*** Opening of Exercise materials ***

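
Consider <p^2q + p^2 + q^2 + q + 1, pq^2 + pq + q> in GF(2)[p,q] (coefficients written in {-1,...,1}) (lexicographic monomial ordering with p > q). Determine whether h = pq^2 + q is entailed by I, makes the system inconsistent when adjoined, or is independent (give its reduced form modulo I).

First compute the reduced Gröbner basis of I by Buchberger's algorithm.
f_1 = p^2q + p^2 + q^2 + q + 1, LT = p^2q.
f_2 = pq^2 + pq + q, LT = pq^2.

S(f_1,f_2): lcm = p^2q^2. S = pq + q^3 + q^2 + q.
  leading term pq: no divisor's leading term divides it; move pq to the remainder.
  leading term q^3: no divisor's leading term divides it; move q^3 to the remainder.
  leading term q^2: no divisor's leading term divides it; move q^2 to the remainder.
  leading term q: no divisor's leading term divides it; move q to the remainder.
  remainder pq + q^3 + q^2 + q ≠ 0; add k_3 = pq + q^3 + q^2 + q to the basis.

S(f_1,k_3): lcm = p^2q. S = p^2 + pq^3 + pq^2 + pq + q^2 + q + 1.
  leading term p^2: no divisor's leading term divides it; move p^2 to the remainder.
  leading term pq^3: subtract (q)·f_2 from pq^3 + pq^2 + pq + q^2 + q + 1 → pq + q + 1
  leading term pq: subtract (1)·k_3 from pq + q + 1 → q^3 + q^2 + 1
  leading term q^3: no divisor's leading term divides it; move q^3 to the remainder.
  leading term q^2: no divisor's leading term divides it; move q^2 to the remainder.
  leading term 1: no divisor's leading term divides it; move 1 to the remainder.
  remainder p^2 + q^3 + q^2 + 1 ≠ 0; add k_4 = p^2 + q^3 + q^2 + 1 to the basis.

S(f_2,k_3): lcm = pq^2. S = pq + q^4 + q^3 + q^2 + q.
  leading term pq: subtract (1)·k_3 from pq + q^4 + q^3 + q^2 + q → q^4
  leading term q^4: no divisor's leading term divides it; move q^4 to the remainder.
  remainder q^4 ≠ 0; add k_5 = q^4 to the basis.

The other S-polynomials (S(f_1,k_4), S(f_2,k_4), S(k_3,k_4), S(f_1,k_5), S(f_2,k_5), S(k_3,k_5), S(k_4,k_5)) all reduce to 0 modulo the current basis, so we have a Gröbner basis.
Inter-reduce: drop elements whose leading term is divisible by another's, tail-reduce, and make monic.
Reduced Gröbner basis: {p^2 + q^3 + q^2 + 1, pq + q^3 + q^2 + q, q^4}.
Label its elements g_1 = p^2 + q^3 + q^2 + 1, g_2 = pq + q^3 + q^2 + q, g_3 = q^4.

Reduce h = pq^2 + q modulo G:
  leading term pq^2: subtract (q)·g_2 from pq^2 + q → q^4 + q^3 + q^2 + q
  leading term q^4: subtract (1)·g_3 from q^4 + q^3 + q^2 + q → q^3 + q^2 + q
  leading term q^3: no divisor's leading term divides it; move q^3 to the remainder.
  leading term q^2: no divisor's leading term divides it; move q^2 to the remainder.
  leading term q: no divisor's leading term divides it; move q to the remainder.
  normal form = q^3 + q^2 + q.
The normal form is nonzero, so h ∉ I. Since h minus its normal form lies in I, I + (h) = I + (r) where r = q^3 + q^2 + q; decide whether this ideal is the whole ring.
Run Buchberger on G together with r (pairs among the g_i already reduce to 0 since G is a Gröbner basis):
g_1 = p^2 + q^3 + q^2 + 1, LT = p^2.
g_2 = pq + q^3 + q^2 + q, LT = pq.
g_3 = q^4, LT = q^4.
r = q^3 + q^2 + q, LT = q^3.

S(g_2,r): lcm = pq^3. S = pq^2 + pq + q^5 + q^4 + q^3.
  leading term pq^2: subtract (q)·g_2 from pq^2 + pq + q^5 + q^4 + q^3 → pq + q^5 + q^2
  leading term pq: subtract (1)·g_2 from pq + q^5 + q^2 → q^5 + q^3 + q
  leading term q^5: subtract (q)·g_3 from q^5 + q^3 + q → q^3 + q
  leading term q^3: subtract (1)·r from q^3 + q → q^2
  leading term q^2: no divisor's leading term divides it; move q^2 to the remainder.
  remainder q^2 ≠ 0; add m_5 = q^2 to the basis.

S(g_3,r): lcm = q^4. S = q^3 + q^2.
  leading term q^3: subtract (1)·r from q^3 + q^2 → q
  leading term q: no divisor's leading term divides it; move q to the remainder.
  remainder q ≠ 0; add m_6 = q to the basis.

The other S-polynomials (S(g_1,g_2), S(g_1,g_3), S(g_1,r), S(g_2,g_3), S(g_1,m_5), S(g_2,m_5), S(g_3,m_5), S(r,m_5), S(g_1,m_6), S(g_2,m_6), S(g_3,m_6), S(r,m_6), S(m_5,m_6)) all reduce to 0 modulo the current basis, so we have a Gröbner basis.
Inter-reduce: drop elements whose leading term is divisible by another's, tail-reduce, and make monic.
Reduced Gröbner basis: {p^2 + 1, q}.
The reduced Gröbner basis of I + (h) is {p^2 + 1, q} ≠ {1}, a proper ideal, so the enlarged system stays consistent: h is independent of I, with normal form q^3 + q^2 + q.

pq^2 + q is independent of I; its normal form modulo I is q^3 + q^2 + q.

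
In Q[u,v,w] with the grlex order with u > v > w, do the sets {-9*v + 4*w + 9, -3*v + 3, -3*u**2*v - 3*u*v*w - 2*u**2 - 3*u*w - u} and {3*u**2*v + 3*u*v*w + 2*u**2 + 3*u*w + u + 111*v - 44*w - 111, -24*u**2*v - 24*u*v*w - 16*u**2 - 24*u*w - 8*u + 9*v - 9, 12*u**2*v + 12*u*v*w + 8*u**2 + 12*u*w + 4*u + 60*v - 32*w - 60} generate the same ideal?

Yes, the ideals are equal.

Since reduced Gröbner bases are canonical representatives of ideals under a given ordering, it suffices to compute and compare them.
Buchberger on the first generating set:
f_1 = -9*v + 4*w + 9, LT = v.
f_2 = -3*v + 3, LT = v.
f_3 = -3*u**2*v - 3*u*v*w - 2*u**2 - 3*u*w - u, LT = u**2*v.

S(f_1,f_2): lcm = v. S = -4/9*w.
  leading term w: no divisor's leading term divides it; move -4/9*w to the remainder.
  remainder -4/9*w ≠ 0; add g_4 = -4/9*w to the basis.

S(f_1,f_3): lcm = u**2*v. S = -4/9*u**2*w - u*v*w - 5/3*u**2 - u*w - 1/3*u.
  leading term u**2*w: subtract (u**2)·g_4 from -4/9*u**2*w - u*v*w - 5/3*u**2 - u*w - 1/3*u → -u*v*w - 5/3*u**2 - u*w - 1/3*u
  leading term u*v*w: subtract (1/9*u*w)·f_1 from -u*v*w - 5/3*u**2 - u*w - 1/3*u → -4/9*u*w**2 - 5/3*u**2 - 2*u*w - 1/3*u
  leading term u*w**2: subtract (u*w)·g_4 from -4/9*u*w**2 - 5/3*u**2 - 2*u*w - 1/3*u → -5/3*u**2 - 2*u*w - 1/3*u
  leading term u**2: no divisor's leading term divides it; move -5/3*u**2 to the remainder.
  leading term u*w: subtract (9/2*u)·g_4 from -2*u*w - 1/3*u → -1/3*u
  leading term u: no divisor's leading term divides it; move -1/3*u to the remainder.
  remainder -5/3*u**2 - 1/3*u ≠ 0; add g_5 = -5/3*u**2 - 1/3*u to the basis.

The other S-polynomials (S(f_2,f_3), S(f_1,g_4), S(f_2,g_4), S(f_3,g_4), S(f_1,g_5), S(f_2,g_5), S(f_3,g_5), S(g_4,g_5)) all reduce to 0 modulo the current basis, so we have a Gröbner basis.
Inter-reduce: drop elements whose leading term is divisible by another's, tail-reduce, and make monic.
Reduced Gröbner basis: {u**2 + 1/5*u, v - 1, w}.

Buchberger on the second generating set:
h_1 = 3*u**2*v + 3*u*v*w + 2*u**2 + 3*u*w + u + 111*v - 44*w - 111, LT = u**2*v.
h_2 = -24*u**2*v - 24*u*v*w - 16*u**2 - 24*u*w - 8*u + 9*v - 9, LT = u**2*v.
h_3 = 12*u**2*v + 12*u*v*w + 8*u**2 + 12*u*w + 4*u + 60*v - 32*w - 60, LT = u**2*v.

S(h_1,h_2): lcm = u**2*v. S = 299/8*v - 44/3*w - 299/8.
  leading term v: no divisor's leading term divides it; move 299/8*v to the remainder.
  leading term w: no divisor's leading term divides it; move -44/3*w to the remainder.
  leading term 1: no divisor's leading term divides it; move -299/8 to the remainder.
  remainder 299/8*v - 44/3*w - 299/8 ≠ 0; add k_4 = 299/8*v - 44/3*w - 299/8 to the basis.

S(h_1,h_3): lcm = u**2*v. S = 32*v - 12*w - 32.
  leading term v: subtract (256/299)·k_4 from 32*v - 12*w - 32 → 500/897*w
  leading term w: no divisor's leading term divides it; move 500/897*w to the remainder.
  remainder 500/897*w ≠ 0; add k_5 = 500/897*w to the basis.

S(h_1,k_4): lcm = u**2*v. S = 352/897*u**2*w + u*v*w + 5/3*u**2 + u*w + 1/3*u + 37*v - 44/3*w - 37.
  leading term u**2*w: subtract (88/125*u**2)·k_5 from 352/897*u**2*w + u*v*w + 5/3*u**2 + u*w + 1/3*u + 37*v - 44/3*w - 37 → u*v*w + 5/3*u**2 + u*w + 1/3*u + 37*v - 44/3*w - 37
  leading term u*v*w: subtract (8/299*u*w)·k_4 from u*v*w + 5/3*u**2 + u*w + 1/3*u + 37*v - 44/3*w - 37 → 352/897*u*w**2 + 5/3*u**2 + 2*u*w + 1/3*u + 37*v - 44/3*w - 37
  leading term u*w**2: subtract (88/125*u*w)·k_5 from 352/897*u*w**2 + 5/3*u**2 + 2*u*w + 1/3*u + 37*v - 44/3*w - 37 → 5/3*u**2 + 2*u*w + 1/3*u + 37*v - 44/3*w - 37
  leading term u**2: no divisor's leading term divides it; move 5/3*u**2 to the remainder.
  leading term u*w: subtract (897/250*u)·k_5 from 2*u*w + 1/3*u + 37*v - 44/3*w - 37 → 1/3*u + 37*v - 44/3*w - 37
  leading term u: no divisor's leading term divides it; move 1/3*u to the remainder.
  leading term v: subtract (296/299)·k_4 from 37*v - 44/3*w - 37 → -44/299*w
  leading term w: subtract (-33/125)·k_5 from -44/299*w → 0
  remainder 5/3*u**2 + 1/3*u ≠ 0; add k_6 = 5/3*u**2 + 1/3*u to the basis.

The other S-polynomials (S(h_2,h_3), S(h_2,k_4), S(h_3,k_4), S(h_1,k_5), S(h_2,k_5), S(h_3,k_5), S(k_4,k_5), S(h_1,k_6), S(h_2,k_6), S(h_3,k_6), S(k_4,k_6), S(k_5,k_6)) all reduce to 0 modulo the current basis, so we have a Gröbner basis.
Inter-reduce: drop elements whose leading term is divisible by another's, tail-reduce, and make monic.
Reduced Gröbner basis: {u**2 + 1/5*u, v - 1, w}.

Same reduced basis, so the two generating sets span the same ideal.
The choice of monomial ordering does not affect the verdict — as long as both bases are computed under the same ordering, their equality decides ideal equality.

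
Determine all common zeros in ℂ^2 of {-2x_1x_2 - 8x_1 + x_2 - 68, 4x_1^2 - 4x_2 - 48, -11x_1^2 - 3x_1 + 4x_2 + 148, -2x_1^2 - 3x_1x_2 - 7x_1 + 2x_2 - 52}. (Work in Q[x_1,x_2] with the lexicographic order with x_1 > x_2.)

{(-4, 4)}

Compute a lex Gröbner basis by Buchberger's algorithm.
f_1 = -2x_1x_2 - 8x_1 + x_2 - 68, LT = x_1x_2.
f_2 = 4x_1^2 - 4x_2 - 48, LT = x_1^2.
f_3 = -11x_1^2 - 3x_1 + 4x_2 + 148, LT = x_1^2.
f_4 = -2x_1^2 - 3x_1x_2 - 7x_1 + 2x_2 - 52, LT = x_1^2.

S(f_1,f_2): lcm = x_1^2x_2. S = 4x_1^2 - 1/2x_1x_2 + 34x_1 + x_2^2 + 12x_2.
  reduce S modulo (f_1, f_2, f_3, f_4):
  remainder 36x_1 + x_2^2 + 63/4x_2 + 65 ≠ 0; add h_5 = 36x_1 + x_2^2 + 63/4x_2 + 65 to the basis.

S(f_1,f_3): lcm = x_1^2x_2. S = 4x_1^2 - 17/22x_1x_2 + 34x_1 + 4/11x_2^2 + 148/11x_2.
  reduce S modulo (f_1, f_2, f_3, f_4, h_5):
  remainder -2/3x_2^2 + 37/44x_2 + 241/33 ≠ 0; add h_6 = -2/3x_2^2 + 37/44x_2 + 241/33 to the basis.

S(f_1,f_4): lcm = x_1^2x_2. S = 4x_1^2 - 3/2x_1x_2^2 - 4x_1x_2 + 34x_1 + x_2^2 - 26x_2.
  reduce S modulo (f_1, f_2, f_3, f_4, h_5, h_6):
  remainder 19039/1056x_2 - 19039/264 ≠ 0; add h_7 = 19039/1056x_2 - 19039/264 to the basis.

The other S-polynomials (S(f_2,f_3), S(f_2,f_4), S(f_3,f_4), S(f_1,h_5), S(f_2,h_5), S(f_3,h_5), S(f_4,h_5), S(f_1,h_6), S(f_2,h_6), S(f_3,h_6), S(f_4,h_6), S(h_5,h_6), S(f_1,h_7), S(f_2,h_7), S(f_3,h_7), S(f_4,h_7), S(h_5,h_7), S(h_6,h_7)) all reduce to 0 modulo the current basis, so we have a Gröbner basis.
Inter-reduce: drop elements whose leading term is divisible by another's, tail-reduce, and make monic.
Reduced Gröbner basis: {x_1 + 4, x_2 - 4}.

The lex basis is triangular: the last element involves only x_2. Solving x_2 - 4 = 0 gives x_2 ∈ {4}; substituting each value into the earlier elements determines the remaining variables.
  x_2 = 4: the earlier basis element becomes x_1 + 4 = 0, giving x_1 = -4 — point (-4, 4).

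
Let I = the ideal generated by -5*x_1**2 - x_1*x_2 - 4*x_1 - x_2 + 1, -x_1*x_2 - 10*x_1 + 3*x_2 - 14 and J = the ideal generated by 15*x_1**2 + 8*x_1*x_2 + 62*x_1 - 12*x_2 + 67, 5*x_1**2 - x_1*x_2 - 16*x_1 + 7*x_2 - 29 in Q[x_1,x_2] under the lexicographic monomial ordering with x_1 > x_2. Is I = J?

Yes, the ideals are equal.

Since reduced Gröbner bases are canonical representatives of ideals under a given ordering, it suffices to compute and compare them.
Buchberger on the first generating set:
f_1 = -5*x_1**2 - x_1*x_2 - 4*x_1 - x_2 + 1, LT = x_1**2.
f_2 = -x_1*x_2 - 10*x_1 + 3*x_2 - 14, LT = x_1*x_2.

S(f_1,f_2): lcm = x_1**2*x_2. S = -10*x_1**2 + 1/5*x_1*x_2**2 + 19/5*x_1*x_2 - 14*x_1 + 1/5*x_2**2 - 1/5*x_2.
  leading term x_1**2: subtract (2)·f_1 from -10*x_1**2 + 1/5*x_1*x_2**2 + 19/5*x_1*x_2 - 14*x_1 + 1/5*x_2**2 - 1/5*x_2 → 1/5*x_1*x_2**2 + 29/5*x_1*x_2 - 6*x_1 + 1/5*x_2**2 + 9/5*x_2 - 2
  leading term x_1*x_2**2: subtract (-1/5*x_2)·f_2 from 1/5*x_1*x_2**2 + 29/5*x_1*x_2 - 6*x_1 + 1/5*x_2**2 + 9/5*x_2 - 2 → 19/5*x_1*x_2 - 6*x_1 + 4/5*x_2**2 - x_2 - 2
  leading term x_1*x_2: subtract (-19/5)·f_2 from 19/5*x_1*x_2 - 6*x_1 + 4/5*x_2**2 - x_2 - 2 → -44*x_1 + 4/5*x_2**2 + 52/5*x_2 - 276/5
  leading term x_1: no divisor's leading term divides it; move -44*x_1 to the remainder.
  leading term x_2**2: no divisor's leading term divides it; move 4/5*x_2**2 to the remainder.
  leading term x_2: no divisor's leading term divides it; move 52/5*x_2 to the remainder.
  leading term 1: no divisor's leading term divides it; move -276/5 to the remainder.
  remainder -44*x_1 + 4/5*x_2**2 + 52/5*x_2 - 276/5 ≠ 0; add g_3 = -44*x_1 + 4/5*x_2**2 + 52/5*x_2 - 276/5 to the basis.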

*** Close of Exercise materials ***

§ Task statement
Look over the entries above. Copy every line that contains the word "generating".

§ Result below
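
Buchberger on the first generating set:
Buchberger on the second generating set:
Same reduced basis, so the two generating sets span the same ideal.
Buchberger on the first generating set: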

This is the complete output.